[Stored items]
↓

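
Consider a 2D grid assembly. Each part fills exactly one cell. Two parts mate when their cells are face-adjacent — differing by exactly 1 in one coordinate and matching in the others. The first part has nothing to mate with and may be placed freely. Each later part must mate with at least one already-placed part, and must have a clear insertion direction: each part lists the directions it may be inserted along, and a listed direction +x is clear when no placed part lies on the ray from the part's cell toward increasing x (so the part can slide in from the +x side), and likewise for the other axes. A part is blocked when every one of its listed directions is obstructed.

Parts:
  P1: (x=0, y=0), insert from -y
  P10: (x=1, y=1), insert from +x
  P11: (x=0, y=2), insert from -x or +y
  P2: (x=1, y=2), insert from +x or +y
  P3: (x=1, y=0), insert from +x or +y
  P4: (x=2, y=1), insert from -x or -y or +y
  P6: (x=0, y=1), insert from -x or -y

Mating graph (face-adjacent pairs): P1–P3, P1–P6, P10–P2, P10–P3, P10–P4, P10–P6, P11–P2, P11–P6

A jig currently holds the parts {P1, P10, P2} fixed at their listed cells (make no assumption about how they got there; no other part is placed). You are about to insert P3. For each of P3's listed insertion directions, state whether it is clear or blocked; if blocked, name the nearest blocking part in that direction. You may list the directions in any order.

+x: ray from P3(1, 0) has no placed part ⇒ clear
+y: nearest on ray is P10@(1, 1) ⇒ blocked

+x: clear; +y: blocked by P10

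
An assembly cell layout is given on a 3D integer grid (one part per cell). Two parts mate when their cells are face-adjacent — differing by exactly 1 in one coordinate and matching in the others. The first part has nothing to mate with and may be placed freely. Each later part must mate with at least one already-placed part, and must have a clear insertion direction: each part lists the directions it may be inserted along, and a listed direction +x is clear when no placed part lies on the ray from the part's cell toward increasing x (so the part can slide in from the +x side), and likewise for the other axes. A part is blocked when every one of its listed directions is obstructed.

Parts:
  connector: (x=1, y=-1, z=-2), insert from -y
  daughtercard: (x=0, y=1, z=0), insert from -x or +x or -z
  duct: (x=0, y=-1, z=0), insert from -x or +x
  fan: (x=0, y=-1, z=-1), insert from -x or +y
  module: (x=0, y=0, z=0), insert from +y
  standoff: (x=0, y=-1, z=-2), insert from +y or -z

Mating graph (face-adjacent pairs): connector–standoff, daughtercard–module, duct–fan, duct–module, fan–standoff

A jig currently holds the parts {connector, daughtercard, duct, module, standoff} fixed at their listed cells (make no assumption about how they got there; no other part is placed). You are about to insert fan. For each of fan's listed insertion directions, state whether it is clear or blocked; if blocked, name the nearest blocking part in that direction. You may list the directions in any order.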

↑

Every record needs to be written out again, exactly as it was given.

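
Consider a 2D grid assembly. Each part fills exactly one cell. Two parts mate when their cells are face-adjacent — differing by exactly 1 in one coordinate and matching in the others. The first part has nothing to mate with and may be placed freely. Each later part must mate with at least one already-placed part, and must have a clear insertion direction: each part lists the directions it may be inserted along, and a listed direction +x is clear when no placed part lies on the ray from the part's cell toward increasing x (so the part can slide in from the +x side), and likewise for the other axes. A part is blocked when every one of its listed directions is obstructed.

Parts:
  P1: (x=0, y=0), insert from -y
  P10: (x=1, y=1), insert from +x
  P11: (x=0, y=2), insert from -x or +y
  P2: (x=1, y=2), insert from +x or +y
  P3: (x=1, y=0), insert from +x or +y
  P4: (x=2, y=1), insert from -x or -y or +y
  P6: (x=0, y=1), insert from -x or -y

Mating graph (face-adjacent pairs): P1–P3, P1–P6, P10–P2, P10–P3, P10–P4, P10–P6, P11–P2, P11–P6

A jig currently holds the parts {P1, P10, P2} fixed at their listed cells (make no assumption about how they got there; no other part is placed). You are about to insert P3. For each of P3's listed insertion directions, state whether it is clear or blocked; if blocked, name the nearest blocking part in that direction. You may list the directions in any order.

+x: ray from P3(1, 0) has no placed part ⇒ clear
+y: nearest on ray is P10@(1, 1) ⇒ blocked

+x: clear; +y: blocked by P10

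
An assembly cell layout is given on a 3D integer grid (one part per cell). Two parts mate when their cells are face-adjacent — differing by exactly 1 in one coordinate and matching in the others. The first part has nothing to mate with and may be placed freely. Each later part must mate with at least one already-placed part, and must have a clear insertion direction: each part lists the directions it may be inserted along, and a listed direction +x is clear when no placed part lies on the ray from the part's cell toward increasing x (so the part can slide in from the +x side), and likewise for the other axes. A part is blocked when every one of its listed directions is obstructed.

Parts:
  connector: (x=1, y=-1, z=-2), insert from -y
  daughtercard: (x=0, y=1, z=0), insert from -x or +x or -z
  duct: (x=0, y=-1, z=0), insert from -x or +x
  fan: (x=0, y=-1, z=-1), insert from -x or +y
  module: (x=0, y=0, z=0), insert from +y
  standoff: (x=0, y=-1, z=-2), insert from +y or -z

Mating graph (face-adjacent pairs): connector–standoff, daughtercard–module, duct–fan, duct–module, fan–standoff

A jig currently holds the parts {connector, daughtercard, duct, module, standoff} fixed at their listed cells (make no assumption about how they got there; no other part is placed). You are about to insert fan. For each of fan's listed insertion directions, state whether it is clear or blocked; if blocked, name the nearest blocking part in that direction. You may list the directions in any order.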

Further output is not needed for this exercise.